Brief -
The lines to copy are those with "floor" in them. Pull each one from the entries below.
Supplied material START
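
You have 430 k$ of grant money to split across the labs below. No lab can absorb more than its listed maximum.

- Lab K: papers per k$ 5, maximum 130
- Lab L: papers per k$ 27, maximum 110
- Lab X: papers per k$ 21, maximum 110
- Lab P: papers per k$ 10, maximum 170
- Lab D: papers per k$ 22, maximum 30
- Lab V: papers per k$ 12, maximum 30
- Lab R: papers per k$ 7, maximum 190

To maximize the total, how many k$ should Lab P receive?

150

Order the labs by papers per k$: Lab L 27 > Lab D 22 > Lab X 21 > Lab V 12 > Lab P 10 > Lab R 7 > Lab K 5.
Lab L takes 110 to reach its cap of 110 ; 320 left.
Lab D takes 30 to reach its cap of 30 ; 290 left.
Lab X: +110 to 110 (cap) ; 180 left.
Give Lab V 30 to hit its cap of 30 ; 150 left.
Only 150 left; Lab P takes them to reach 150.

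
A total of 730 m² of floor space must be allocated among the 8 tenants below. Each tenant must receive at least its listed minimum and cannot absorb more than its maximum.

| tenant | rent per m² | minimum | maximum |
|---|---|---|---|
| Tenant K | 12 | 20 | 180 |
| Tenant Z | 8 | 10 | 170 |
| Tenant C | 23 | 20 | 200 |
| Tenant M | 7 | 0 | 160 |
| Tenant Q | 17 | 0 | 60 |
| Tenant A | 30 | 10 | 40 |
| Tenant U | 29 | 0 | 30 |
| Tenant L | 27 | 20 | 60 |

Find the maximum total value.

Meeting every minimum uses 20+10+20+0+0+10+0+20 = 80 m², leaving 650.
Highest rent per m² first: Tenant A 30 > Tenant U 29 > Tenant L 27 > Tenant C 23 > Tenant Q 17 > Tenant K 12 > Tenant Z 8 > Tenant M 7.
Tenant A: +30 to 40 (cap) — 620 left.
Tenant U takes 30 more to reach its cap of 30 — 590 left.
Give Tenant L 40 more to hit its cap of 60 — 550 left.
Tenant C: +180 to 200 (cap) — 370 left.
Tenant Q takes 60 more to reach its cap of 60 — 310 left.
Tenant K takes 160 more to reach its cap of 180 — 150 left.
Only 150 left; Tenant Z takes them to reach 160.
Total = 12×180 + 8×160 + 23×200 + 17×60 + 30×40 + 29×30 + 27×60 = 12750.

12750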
Supplied material END
Supplied material START
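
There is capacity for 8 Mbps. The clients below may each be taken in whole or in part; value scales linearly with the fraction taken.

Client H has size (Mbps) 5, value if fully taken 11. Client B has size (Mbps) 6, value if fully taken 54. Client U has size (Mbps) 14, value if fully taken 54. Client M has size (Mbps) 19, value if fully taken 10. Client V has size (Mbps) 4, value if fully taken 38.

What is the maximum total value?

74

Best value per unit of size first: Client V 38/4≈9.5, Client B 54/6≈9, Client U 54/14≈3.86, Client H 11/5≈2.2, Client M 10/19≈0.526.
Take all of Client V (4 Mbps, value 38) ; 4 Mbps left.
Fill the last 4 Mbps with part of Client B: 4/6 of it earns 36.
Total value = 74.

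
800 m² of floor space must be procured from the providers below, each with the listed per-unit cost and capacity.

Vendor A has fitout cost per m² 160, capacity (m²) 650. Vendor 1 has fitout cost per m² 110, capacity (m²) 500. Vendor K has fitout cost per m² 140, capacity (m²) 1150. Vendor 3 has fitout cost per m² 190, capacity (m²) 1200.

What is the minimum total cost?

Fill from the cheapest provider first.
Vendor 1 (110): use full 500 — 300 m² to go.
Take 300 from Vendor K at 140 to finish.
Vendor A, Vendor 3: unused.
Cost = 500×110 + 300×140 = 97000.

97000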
Supplied material END
Problem solution -
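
A total of 730 m² of floor space must be allocated among the 8 tenants below. Each tenant must receive at least its listed minimum and cannot absorb more than its maximum.
800 m² of floor space must be procured from the providers below, each with the listed per-unit cost and capacity.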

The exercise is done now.